Required work>
Exactly the lines from the one containing "What is 62167/f(285), if" through the end of the entries, both ends included, are to be output.

Dataset excerpts>
<<<<
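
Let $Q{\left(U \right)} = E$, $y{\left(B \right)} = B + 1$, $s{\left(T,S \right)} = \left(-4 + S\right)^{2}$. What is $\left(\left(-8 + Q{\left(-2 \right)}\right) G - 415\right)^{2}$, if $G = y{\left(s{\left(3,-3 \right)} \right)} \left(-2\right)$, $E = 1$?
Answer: $81225$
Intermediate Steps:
$y{\left(B \right)} = 1 + B$
$Q{\left(U \right)} = 1$
$G = -100$ ($G = \left(1 + \left(-4 - 3\right)^{2}\right) \left(-2\right) = \left(1 + \left(-7\right)^{2}\right) \left(-2\right) = \left(1 + 49\right) \left(-2\right) = 50 \left(-2\right) = -100$)
$\left(\left(-8 + Q{\left(-2 \right)}\right) G - 415\right)^{2} = \left(\left(-8 + 1\right) \left(-100\right) - 415\right)^{2} = \left(\left(-7\right) \left(-100\right) - 415\right)^{2} = \left(700 - 415\right)^{2} = 285^{2} = 81225$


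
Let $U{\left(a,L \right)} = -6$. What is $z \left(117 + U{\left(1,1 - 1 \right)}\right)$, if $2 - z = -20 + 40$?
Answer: $-1998$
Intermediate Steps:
$z = -18$ ($z = 2 - \left(-20 + 40\right) = 2 - 20 = -18$)
$z \left(117 + U{\left(1,1 - 1 \right)}\right) = - 18 \left(117 - 6\right) = \left(-18\right) 111 = -1998$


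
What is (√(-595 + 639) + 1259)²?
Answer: 1585125 + 5036*√11 ≈ 1.6018e+6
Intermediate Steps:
(√(-595 + 639) + 1259)² = (√44 + 1259)² = (2*√11 + 1259)² = (1259 + 2*√11)²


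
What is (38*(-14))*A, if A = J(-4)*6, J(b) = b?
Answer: 12768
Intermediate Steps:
A = -24 (A = -4*6 = -24)
(38*(-14))*A = (38*(-14))*(-24) = -532*(-24) = 12768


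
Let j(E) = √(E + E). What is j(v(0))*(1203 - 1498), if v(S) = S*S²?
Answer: 0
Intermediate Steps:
v(S) = S³
j(E) = √2*√E (j(E) = √(2*E) = √2*√E)
j(v(0))*(1203 - 1498) = (√2*√(0³))*(1203 - 1498) = (√2*√0)*(-295) = (√2*0)*(-295) = 0*(-295) = 0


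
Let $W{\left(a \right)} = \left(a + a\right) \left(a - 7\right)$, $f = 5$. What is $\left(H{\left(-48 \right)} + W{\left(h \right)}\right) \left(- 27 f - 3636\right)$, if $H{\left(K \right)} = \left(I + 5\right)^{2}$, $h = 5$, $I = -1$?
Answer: $15084$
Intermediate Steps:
$H{\left(K \right)} = 16$ ($H{\left(K \right)} = \left(-1 + 5\right)^{2} = 4^{2} = 16$)
$W{\left(a \right)} = 2 a \left(-7 + a\right)$
$\left(H{\left(-48 \right)} + W{\left(h \right)}\right) \left(- 27 f - 3636\right) = \left(16 + 2 \cdot 5 \left(-7 + 5\right)\right) \left(\left(-27\right) 5 - 3636\right) = \left(16 + 2 \cdot 5 \left(-2\right)\right) \left(-135 - 3636\right) = \left(16 - 20\right) \left(-3771\right) = \left(-4\right) \left(-3771\right) = 15084$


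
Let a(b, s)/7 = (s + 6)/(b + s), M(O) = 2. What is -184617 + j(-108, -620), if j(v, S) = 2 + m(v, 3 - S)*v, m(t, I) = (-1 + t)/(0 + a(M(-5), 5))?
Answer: -2018993/11 ≈ -1.8354e+5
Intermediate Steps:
a(b, s) = 7*(6 + s)/(b + s) (a(b, s) = 7*((s + 6)/(b + s)) = 7*((6 + s)/(b + s)) = 7*(6 + s)/(b + s))
m(t, I) = -1/11 + t/11 (m(t, I) = (-1 + t)/(0 + 7*(6 + 5)/(2 + 5)) = (-1 + t)/(0 + 7*11/7) = (-1 + t)/(0 + 7*(1/7)*11) = (-1 + t)/(0 + 11) = (-1 + t)/11 = (-1 + t)*(1/11) = -1/11 + t/11)
j(v, S) = 2 + v*(-1/11 + v/11) (j(v, S) = 2 + (-1/11 + v/11)*v = 2 + v*(-1/11 + v/11))
-184617 + j(-108, -620) = -184617 + (2 + (1/11)*(-108)*(-1 - 108)) = -184617 + (2 + (1/11)*(-108)*(-109)) = -184617 + (2 + 11772/11) = -184617 + 11794/11 = -2018993/11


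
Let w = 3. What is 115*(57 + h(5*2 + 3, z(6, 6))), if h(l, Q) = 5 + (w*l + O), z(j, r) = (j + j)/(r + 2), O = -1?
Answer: 11500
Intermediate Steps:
z(j, r) = 2*j/(2 + r) (z(j, r) = (2*j)/(2 + r) = 2*j/(2 + r))
h(l, Q) = 4 + 3*l (h(l, Q) = 5 + (3*l - 1) = 5 + (-1 + 3*l) = 4 + 3*l)
115*(57 + h(5*2 + 3, z(6, 6))) = 115*(57 + (4 + 3*(5*2 + 3))) = 115*(57 + (4 + 3*(10 + 3))) = 115*(57 + (4 + 3*13)) = 115*(57 + (4 + 39)) = 115*(57 + 43) = 115*100 = 11500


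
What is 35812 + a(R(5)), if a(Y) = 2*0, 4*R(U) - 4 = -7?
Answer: 35812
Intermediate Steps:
R(U) = -¾ (R(U) = 1 + (¼)*(-7) = 1 - 7/4 = -¾)
a(Y) = 0
35812 + a(R(5)) = 35812 + 0 = 35812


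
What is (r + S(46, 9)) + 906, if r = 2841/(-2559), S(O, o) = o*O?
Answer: 1125013/853 ≈ 1318.9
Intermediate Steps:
S(O, o) = O*o
r = -947/853 (r = 2841*(-1/2559) = -947/853 ≈ -1.1102)
(r + S(46, 9)) + 906 = (-947/853 + 46*9) + 906 = (-947/853 + 414) + 906 = 352195/853 + 906 = 1125013/853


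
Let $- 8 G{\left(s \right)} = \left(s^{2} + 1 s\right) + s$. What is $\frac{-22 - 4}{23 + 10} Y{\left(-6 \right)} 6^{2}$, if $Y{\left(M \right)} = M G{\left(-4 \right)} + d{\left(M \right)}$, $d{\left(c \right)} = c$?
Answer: $0$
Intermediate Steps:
$G{\left(s \right)} = - \frac{s}{4} - \frac{s^{2}}{8}$ ($G{\left(s \right)} = - \frac{\left(s^{2} + 1 s\right) + s}{8} = - \frac{\left(s^{2} + s\right) + s}{8} = - \frac{\left(s + s^{2}\right) + s}{8} = - \frac{s^{2} + 2 s}{8} = - \frac{s}{4} - \frac{s^{2}}{8}$)
$Y{\left(M \right)} = 0$ ($Y{\left(M \right)} = M \left(\left(- \frac{1}{8}\right) \left(-4\right) \left(2 - 4\right)\right) + M = M \left(\left(- \frac{1}{8}\right) \left(-4\right) \left(-2\right)\right) + M = M \left(-1\right) + M = - M + M = 0$)
$\frac{-22 - 4}{23 + 10} Y{\left(-6 \right)} 6^{2} = \frac{-22 - 4}{23 + 10} \cdot 0 \cdot 6^{2} = - \frac{26}{33} \cdot 0 \cdot 36 = \left(-26\right) \frac{1}{33} \cdot 0 \cdot 36 = \left(- \frac{26}{33}\right) 0 \cdot 36 = 0 \cdot 36 = 0$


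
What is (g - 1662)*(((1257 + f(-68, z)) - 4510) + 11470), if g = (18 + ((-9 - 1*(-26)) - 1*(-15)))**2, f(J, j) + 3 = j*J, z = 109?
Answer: 672076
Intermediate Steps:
f(J, j) = -3 + J*j (f(J, j) = -3 + j*J = -3 + J*j)
g = 2500 (g = (18 + ((-9 + 26) + 15))**2 = (18 + (17 + 15))**2 = (18 + 32)**2 = 50**2 = 2500)
(g - 1662)*(((1257 + f(-68, z)) - 4510) + 11470) = (2500 - 1662)*(((1257 + (-3 - 68*109)) - 4510) + 11470) = 838*(((1257 + (-3 - 7412)) - 4510) + 11470) = 838*(((1257 - 7415) - 4510) + 11470) = 838*((-6158 - 4510) + 11470) = 838*(-10668 + 11470) = 838*802 = 672076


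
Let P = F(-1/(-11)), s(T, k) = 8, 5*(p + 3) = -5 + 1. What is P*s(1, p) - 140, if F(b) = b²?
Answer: -16932/121 ≈ -139.93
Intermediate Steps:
p = -19/5 (p = -3 + (-5 + 1)/5 = -3 + (⅕)*(-4) = -3 - ⅘ = -19/5 ≈ -3.8000)
P = 1/121 (P = (-1/(-11))² = (-1*(-1/11))² = (1/11)² = 1/121 ≈ 0.0082645)
P*s(1, p) - 140 = (1/121)*8 - 140 = 8/121 - 140 = -16932/121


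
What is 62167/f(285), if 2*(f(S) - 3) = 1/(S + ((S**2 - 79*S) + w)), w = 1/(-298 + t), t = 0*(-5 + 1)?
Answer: 1092927503003/52741676 ≈ 20722.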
>>>>
Your solution>
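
What is 62167/f(285), if 2*(f(S) - 3) = 1/(S + ((S**2 - 79*S) + w)), w = 1/(-298 + t), t = 0*(-5 + 1)?
Answer: 1092927503003/52741676 ≈ 20722.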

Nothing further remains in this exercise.